%%

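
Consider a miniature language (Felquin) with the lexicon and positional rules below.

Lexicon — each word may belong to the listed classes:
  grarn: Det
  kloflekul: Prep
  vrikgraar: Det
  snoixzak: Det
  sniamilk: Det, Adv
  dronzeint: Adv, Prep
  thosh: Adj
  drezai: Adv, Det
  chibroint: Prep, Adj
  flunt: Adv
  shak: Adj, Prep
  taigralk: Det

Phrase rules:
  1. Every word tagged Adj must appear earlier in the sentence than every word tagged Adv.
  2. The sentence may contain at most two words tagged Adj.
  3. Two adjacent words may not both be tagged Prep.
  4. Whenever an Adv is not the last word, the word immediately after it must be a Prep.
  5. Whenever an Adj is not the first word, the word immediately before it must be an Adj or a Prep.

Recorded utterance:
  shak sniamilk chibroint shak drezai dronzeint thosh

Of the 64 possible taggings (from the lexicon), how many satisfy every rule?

Candidates per position — 1:shak {Adj,Prep}; 2:sniamilk {Det,Adv}; 3:chibroint {Prep,Adj}; 4:shak {Adj,Prep}; 5:drezai {Adv,Det}; 6:dronzeint {Adv,Prep}; 7:thosh {Adj}.
There are 64 candidate sequences in total.
The sequences that satisfy every rule: Prep Det Prep Adj Det Prep Adj.
Count = 1.

1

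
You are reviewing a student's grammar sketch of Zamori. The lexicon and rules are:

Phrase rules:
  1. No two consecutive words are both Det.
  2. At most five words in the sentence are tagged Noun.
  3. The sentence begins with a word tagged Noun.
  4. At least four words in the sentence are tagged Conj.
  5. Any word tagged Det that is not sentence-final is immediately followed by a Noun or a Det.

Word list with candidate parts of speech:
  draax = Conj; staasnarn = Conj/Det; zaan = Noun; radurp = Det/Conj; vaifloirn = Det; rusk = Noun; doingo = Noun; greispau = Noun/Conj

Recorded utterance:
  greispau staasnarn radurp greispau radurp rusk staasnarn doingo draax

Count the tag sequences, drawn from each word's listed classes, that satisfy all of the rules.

8

Candidates per position — 1:greispau {Noun,Conj}; 2:staasnarn {Conj,Det}; 3:radurp {Det,Conj}; 4:greispau {Noun,Conj}; 5:radurp {Det,Conj}; 6:rusk {Noun}; 7:staasnarn {Conj,Det}; 8:doingo {Noun}; 9:draax {Conj}.
There are 64 candidate sequences in total.
Checking each against the rules leaves 8 sequences.
Count = 8.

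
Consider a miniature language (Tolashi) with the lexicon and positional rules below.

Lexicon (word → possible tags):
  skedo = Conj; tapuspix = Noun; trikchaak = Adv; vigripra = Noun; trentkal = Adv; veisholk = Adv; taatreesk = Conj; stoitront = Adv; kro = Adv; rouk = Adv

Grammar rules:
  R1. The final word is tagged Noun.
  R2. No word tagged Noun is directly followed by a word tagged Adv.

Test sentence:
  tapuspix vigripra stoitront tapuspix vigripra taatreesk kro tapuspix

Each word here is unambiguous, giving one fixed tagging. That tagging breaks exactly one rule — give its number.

2

Fixed tagging: Noun Noun Adv Noun Noun Conj Adv Noun.
Applying the rules: R1 ✓, R2 ✗.
Only rule 2 fails.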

%%

- _About this task_
Print all the data above word for word.

- _Output_
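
Consider a miniature language (Felquin) with the lexicon and positional rules below.

Lexicon — each word may belong to the listed classes:
  grarn: Det
  kloflekul: Prep
  vrikgraar: Det
  snoixzak: Det
  sniamilk: Det, Adv
  dronzeint: Adv, Prep
  thosh: Adj
  drezai: Adv, Det
  chibroint: Prep, Adj
  flunt: Adv
  shak: Adj, Prep
  taigralk: Det

Phrase rules:
  1. Every word tagged Adj must appear earlier in the sentence than every word tagged Adv.
  2. The sentence may contain at most two words tagged Adj.
  3. Two adjacent words may not both be tagged Prep.
  4. Whenever an Adv is not the last word, the word immediately after it must be a Prep.
  5. Whenever an Adj is not the first word, the word immediately before it must be an Adj or a Prep.

Recorded utterance:
  shak sniamilk chibroint shak drezai dronzeint thosh

Of the 64 possible taggings (from the lexicon), how many satisfy every rule?

Candidates per position — 1:shak {Adj,Prep}; 2:sniamilk {Det,Adv}; 3:chibroint {Prep,Adj}; 4:shak {Adj,Prep}; 5:drezai {Adv,Det}; 6:dronzeint {Adv,Prep}; 7:thosh {Adj}.
There are 64 candidate sequences in total.
The sequences that satisfy every rule: Prep Det Prep Adj Det Prep Adj.
Count = 1.

1

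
You are reviewing a student's grammar sketch of Zamori. The lexicon and rules are:

Phrase rules:
  1. No two consecutive words are both Det.
  2. At most five words in the sentence are tagged Noun.
  3. The sentence begins with a word tagged Noun.
  4. At least four words in the sentence are tagged Conj.
  5. Any word tagged Det that is not sentence-final is immediately followed by a Noun or a Det.

Word list with candidate parts of speech:
  draax = Conj; staasnarn = Conj/Det; zaan = Noun; radurp = Det/Conj; vaifloirn = Det; rusk = Noun; doingo = Noun; greispau = Noun/Conj

Recorded utterance:
  greispau staasnarn radurp greispau radurp rusk staasnarn doingo draax

Count the tag sequences, drawn from each word's listed classes, that satisfy all of the rules.

8

Candidates per position — 1:greispau {Noun,Conj}; 2:staasnarn {Conj,Det}; 3:radurp {Det,Conj}; 4:greispau {Noun,Conj}; 5:radurp {Det,Conj}; 6:rusk {Noun}; 7:staasnarn {Conj,Det}; 8:doingo {Noun}; 9:draax {Conj}.
There are 64 candidate sequences in total.
Checking each against the rules leaves 8 sequences.
Count = 8.

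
Consider a miniature language (Tolashi) with the lexicon and positional rules below.

Lexicon (word → possible tags):
  skedo = Conj; tapuspix = Noun; trikchaak = Adv; vigripra = Noun; trentkal = Adv; veisholk = Adv; taatreesk = Conj; stoitront = Adv; kro = Adv; rouk = Adv

Grammar rules:
  R1. The final word is tagged Noun.
  R2. No word tagged Noun is directly followed by a word tagged Adv.

Test sentence:
  tapuspix vigripra stoitront tapuspix vigripra taatreesk kro tapuspix

Each word here is unambiguous, giving one fixed tagging. That tagging breaks exactly one rule — give its number.

2

Fixed tagging: Noun Noun Adv Noun Noun Conj Adv Noun.
Applying the rules: R1 ✓, R2 ✗.
Only rule 2 fails.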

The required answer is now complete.